**Exercise**.
Scan the listing below for the string "What" and copy each line where it turns up.

**Given records**.
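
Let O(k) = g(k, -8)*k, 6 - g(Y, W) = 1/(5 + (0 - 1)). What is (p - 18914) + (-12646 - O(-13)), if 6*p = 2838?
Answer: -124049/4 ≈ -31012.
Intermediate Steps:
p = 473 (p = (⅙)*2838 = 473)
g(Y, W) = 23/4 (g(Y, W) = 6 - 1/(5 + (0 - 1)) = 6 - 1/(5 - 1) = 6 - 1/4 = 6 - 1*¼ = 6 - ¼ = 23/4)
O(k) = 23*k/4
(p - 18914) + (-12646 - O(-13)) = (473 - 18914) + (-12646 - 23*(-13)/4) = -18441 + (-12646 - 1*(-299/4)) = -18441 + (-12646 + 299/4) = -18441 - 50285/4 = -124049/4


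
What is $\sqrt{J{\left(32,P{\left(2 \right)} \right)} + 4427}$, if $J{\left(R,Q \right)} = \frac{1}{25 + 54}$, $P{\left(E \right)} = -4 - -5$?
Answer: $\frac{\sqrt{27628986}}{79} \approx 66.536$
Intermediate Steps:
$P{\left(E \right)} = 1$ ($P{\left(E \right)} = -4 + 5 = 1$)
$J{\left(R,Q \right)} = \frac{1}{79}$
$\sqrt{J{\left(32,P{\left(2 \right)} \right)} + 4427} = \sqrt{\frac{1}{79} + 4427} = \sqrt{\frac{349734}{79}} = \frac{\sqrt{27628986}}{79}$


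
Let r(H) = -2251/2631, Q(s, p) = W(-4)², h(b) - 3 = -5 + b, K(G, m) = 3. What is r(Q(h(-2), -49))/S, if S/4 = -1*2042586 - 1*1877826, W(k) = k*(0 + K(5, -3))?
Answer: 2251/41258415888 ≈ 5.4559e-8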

==

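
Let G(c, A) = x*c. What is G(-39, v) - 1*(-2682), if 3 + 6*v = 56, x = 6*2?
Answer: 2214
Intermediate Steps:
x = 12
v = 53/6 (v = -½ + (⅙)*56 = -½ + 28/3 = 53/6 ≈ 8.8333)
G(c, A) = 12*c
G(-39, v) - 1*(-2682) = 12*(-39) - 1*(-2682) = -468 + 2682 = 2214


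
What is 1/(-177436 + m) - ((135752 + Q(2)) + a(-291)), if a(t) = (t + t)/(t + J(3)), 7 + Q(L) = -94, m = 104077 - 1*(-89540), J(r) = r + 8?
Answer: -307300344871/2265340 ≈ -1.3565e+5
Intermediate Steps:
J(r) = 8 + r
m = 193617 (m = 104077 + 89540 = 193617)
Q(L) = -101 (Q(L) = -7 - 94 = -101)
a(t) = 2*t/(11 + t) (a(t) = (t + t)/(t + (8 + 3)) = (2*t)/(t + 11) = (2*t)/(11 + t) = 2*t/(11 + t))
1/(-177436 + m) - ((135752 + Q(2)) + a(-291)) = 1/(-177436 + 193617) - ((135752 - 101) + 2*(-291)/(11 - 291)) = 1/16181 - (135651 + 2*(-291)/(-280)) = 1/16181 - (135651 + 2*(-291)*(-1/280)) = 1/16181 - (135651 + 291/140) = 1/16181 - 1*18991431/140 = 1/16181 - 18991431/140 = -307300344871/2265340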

* * *

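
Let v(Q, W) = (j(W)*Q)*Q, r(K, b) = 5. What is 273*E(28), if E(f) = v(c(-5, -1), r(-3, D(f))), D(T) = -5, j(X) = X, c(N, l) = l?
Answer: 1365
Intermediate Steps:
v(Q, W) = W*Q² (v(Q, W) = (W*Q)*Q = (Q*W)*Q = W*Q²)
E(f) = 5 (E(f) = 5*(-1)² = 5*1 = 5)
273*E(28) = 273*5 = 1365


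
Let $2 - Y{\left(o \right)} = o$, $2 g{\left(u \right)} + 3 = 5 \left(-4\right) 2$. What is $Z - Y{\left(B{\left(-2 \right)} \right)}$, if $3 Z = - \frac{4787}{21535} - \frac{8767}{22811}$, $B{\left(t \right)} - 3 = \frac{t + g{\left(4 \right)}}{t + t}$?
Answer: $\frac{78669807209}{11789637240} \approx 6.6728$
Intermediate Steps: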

**Response below**.
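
Let O(k) = g(k, -8)*k, 6 - g(Y, W) = 1/(5 + (0 - 1)). What is (p - 18914) + (-12646 - O(-13)), if 6*p = 2838?
What is $\sqrt{J{\left(32,P{\left(2 \right)} \right)} + 4427}$, if $J{\left(R,Q \right)} = \frac{1}{25 + 54}$, $P{\left(E \right)} = -4 - -5$?
Let r(H) = -2251/2631, Q(s, p) = W(-4)², h(b) - 3 = -5 + b, K(G, m) = 3. What is r(Q(h(-2), -49))/S, if S/4 = -1*2042586 - 1*1877826, W(k) = k*(0 + K(5, -3))?
Let G(c, A) = x*c. What is G(-39, v) - 1*(-2682), if 3 + 6*v = 56, x = 6*2?
What is 1/(-177436 + m) - ((135752 + Q(2)) + a(-291)), if a(t) = (t + t)/(t + J(3)), 7 + Q(L) = -94, m = 104077 - 1*(-89540), J(r) = r + 8?
Let v(Q, W) = (j(W)*Q)*Q, r(K, b) = 5. What is 273*E(28), if E(f) = v(c(-5, -1), r(-3, D(f))), D(T) = -5, j(X) = X, c(N, l) = l?
Let $2 - Y{\left(o \right)} = o$, $2 g{\left(u \right)} + 3 = 5 \left(-4\right) 2$. What is $Z - Y{\left(B{\left(-2 \right)} \right)}$, if $3 Z = - \frac{4787}{21535} - \frac{8767}{22811}$, $B{\left(t \right)} - 3 = \frac{t + g{\left(4 \right)}}{t + t}$?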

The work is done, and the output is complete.